● Records provided
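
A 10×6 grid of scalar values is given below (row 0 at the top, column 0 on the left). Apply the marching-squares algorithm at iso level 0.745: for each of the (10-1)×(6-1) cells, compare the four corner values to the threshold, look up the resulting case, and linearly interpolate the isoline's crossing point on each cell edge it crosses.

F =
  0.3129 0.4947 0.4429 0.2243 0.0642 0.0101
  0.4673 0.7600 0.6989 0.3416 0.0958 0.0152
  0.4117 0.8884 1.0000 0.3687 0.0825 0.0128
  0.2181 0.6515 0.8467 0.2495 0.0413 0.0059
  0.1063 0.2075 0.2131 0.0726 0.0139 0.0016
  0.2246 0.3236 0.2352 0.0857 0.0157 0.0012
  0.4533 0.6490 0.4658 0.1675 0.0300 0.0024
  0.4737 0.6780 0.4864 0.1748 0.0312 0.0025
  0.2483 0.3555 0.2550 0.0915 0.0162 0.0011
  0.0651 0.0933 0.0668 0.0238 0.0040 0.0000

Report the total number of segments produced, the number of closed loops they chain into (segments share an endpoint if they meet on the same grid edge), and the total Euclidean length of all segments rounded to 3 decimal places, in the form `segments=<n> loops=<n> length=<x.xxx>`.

cell (0,0): code 0100 → (0.943,1.000)–(1.000,0.949)
cell (0,1): code 1000 → (1.000,1.245)–(0.943,1.000)
cell (1,0): code 0110 → (1.000,0.949)–(2.000,0.699)
cell (1,1): code 1101 → (1.153,2.000)–(1.000,1.245)
cell (1,2): code 1000 → (2.000,2.404)–(1.153,2.000)
cell (2,0): code 0010 → (2.000,0.699)–(2.605,1.000)
cell (2,1): code 0111 → (2.605,1.000)–(3.000,1.479)
cell (2,2): code 1001 → (3.000,2.170)–(2.000,2.404)
cell (3,1): code 0010 → (3.000,1.479)–(3.161,2.000)
cell (3,2): code 0001 → (3.161,2.000)–(3.000,2.170)
total: 10 segments, chained into 1 closed loop(s), length Σ = 6.169790

segments=10 loops=1 length=6.170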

● Work request
Give back exactly the lines that run from the line with "Report the total" through the close of the material, counting both ends, and nothing more.

● Answer section
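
Report the total number of segments produced, the number of closed loops they chain into (segments share an endpoint if they meet on the same grid edge), and the total Euclidean length of all segments rounded to 3 decimal places, in the form `segments=<n> loops=<n> length=<x.xxx>`.

cell (0,0): code 0100 → (0.943,1.000)–(1.000,0.949)
cell (0,1): code 1000 → (1.000,1.245)–(0.943,1.000)
cell (1,0): code 0110 → (1.000,0.949)–(2.000,0.699)
cell (1,1): code 1101 → (1.153,2.000)–(1.000,1.245)
cell (1,2): code 1000 → (2.000,2.404)–(1.153,2.000)
cell (2,0): code 0010 → (2.000,0.699)–(2.605,1.000)
cell (2,1): code 0111 → (2.605,1.000)–(3.000,1.479)
cell (2,2): code 1001 → (3.000,2.170)–(2.000,2.404)
cell (3,1): code 0010 → (3.000,1.479)–(3.161,2.000)
cell (3,2): code 0001 → (3.161,2.000)–(3.000,2.170)
total: 10 segments, chained into 1 closed loop(s), length Σ = 6.169790

segments=10 loops=1 length=6.170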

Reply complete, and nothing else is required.